### WHAT IS NEEDED
Exactly as they stand, the data below are to be printed again.

Collected data
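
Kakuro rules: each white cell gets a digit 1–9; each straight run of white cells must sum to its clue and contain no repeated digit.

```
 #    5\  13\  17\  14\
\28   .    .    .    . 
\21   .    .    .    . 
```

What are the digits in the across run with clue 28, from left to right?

4, 7, 8, 9

17 in 2 cells must be {8,9}.
Only 4 fits R1C1 under both its across sum 28 and down sum 5.
R2C1 = 5 − 4 = 1 completes the 5 down.
Nothing is forced directly, so branch on R1C3, whose candidates are 8 or 9. If R1C3 = 9: that forces R1C4 = 8, R2C3 = 8, after which R2C4 would have to be in {3,5,7,9} for the 21 across but in {6} for the 14 down — contradiction. So R1C3 = 8.
R1C4 = 9: the only remaining digit allowed by both the 28 across and the 14 down.
R2C3 = 17 − 8 = 9 completes the 17 down.
R2C4 = 14 − 9 = 5 completes the 14 down.
R1C2 = 28 − 21 = 7 completes the 28 across.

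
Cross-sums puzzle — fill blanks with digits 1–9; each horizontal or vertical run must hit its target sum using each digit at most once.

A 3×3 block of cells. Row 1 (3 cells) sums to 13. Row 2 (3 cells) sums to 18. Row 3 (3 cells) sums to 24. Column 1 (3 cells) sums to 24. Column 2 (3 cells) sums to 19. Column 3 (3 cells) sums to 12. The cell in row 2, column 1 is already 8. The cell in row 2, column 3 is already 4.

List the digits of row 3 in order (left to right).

9 8 7

24 in 3 cells must be {7,8,9}.
(2,2) = 18 − 12 = 6 completes the 18 across.
(3,3) = 7: the only remaining digit allowed by both the 24 across and the 12 down.
(1,3) = 12 − 11 = 1 completes the 12 down.
(3,1) = 9: the only remaining digit allowed by both the 24 across and the 24 down.
(3,2) = 24 − 16 = 8 completes the 24 across.
(1,1) = 24 − 17 = 7 completes the 24 down.
(1,2) = 13 − 8 = 5 completes the 13 across.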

### SOLUTION TO THIS EXERCISE
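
Kakuro rules: each white cell gets a digit 1–9; each straight run of white cells must sum to its clue and contain no repeated digit.

```
 #    5\  13\  17\  14\
\28   .    .    .    . 
\21   .    .    .    . 
```

What are the digits in the across run with clue 28, from left to right?

4, 7, 8, 9

17 in 2 cells must be {8,9}.
Only 4 fits R1C1 under both its across sum 28 and down sum 5.
R2C1 = 5 − 4 = 1 completes the 5 down.
Nothing is forced directly, so branch on R1C3, whose candidates are 8 or 9. If R1C3 = 9: that forces R1C4 = 8, R2C3 = 8, after which R2C4 would have to be in {3,5,7,9} for the 21 across but in {6} for the 14 down — contradiction. So R1C3 = 8.
R1C4 = 9: the only remaining digit allowed by both the 28 across and the 14 down.
R2C3 = 17 − 8 = 9 completes the 17 down.
R2C4 = 14 − 9 = 5 completes the 14 down.
R1C2 = 28 − 21 = 7 completes the 28 across.

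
Cross-sums puzzle — fill blanks with digits 1–9; each horizontal or vertical run must hit its target sum using each digit at most once.

A 3×3 block of cells. Row 1 (3 cells) sums to 13. Row 2 (3 cells) sums to 18. Row 3 (3 cells) sums to 24. Column 1 (3 cells) sums to 24. Column 2 (3 cells) sums to 19. Column 3 (3 cells) sums to 12. The cell in row 2, column 1 is already 8. The cell in row 2, column 3 is already 4.

List the digits of row 3 in order (left to right).

9 8 7

24 in 3 cells must be {7,8,9}.
(2,2) = 18 − 12 = 6 completes the 18 across.
(3,3) = 7: the only remaining digit allowed by both the 24 across and the 12 down.
(1,3) = 12 − 11 = 1 completes the 12 down.
(3,1) = 9: the only remaining digit allowed by both the 24 across and the 24 down.
(3,2) = 24 − 16 = 8 completes the 24 across.
(1,1) = 24 − 17 = 7 completes the 24 down.
(1,2) = 13 − 8 = 5 completes the 13 across.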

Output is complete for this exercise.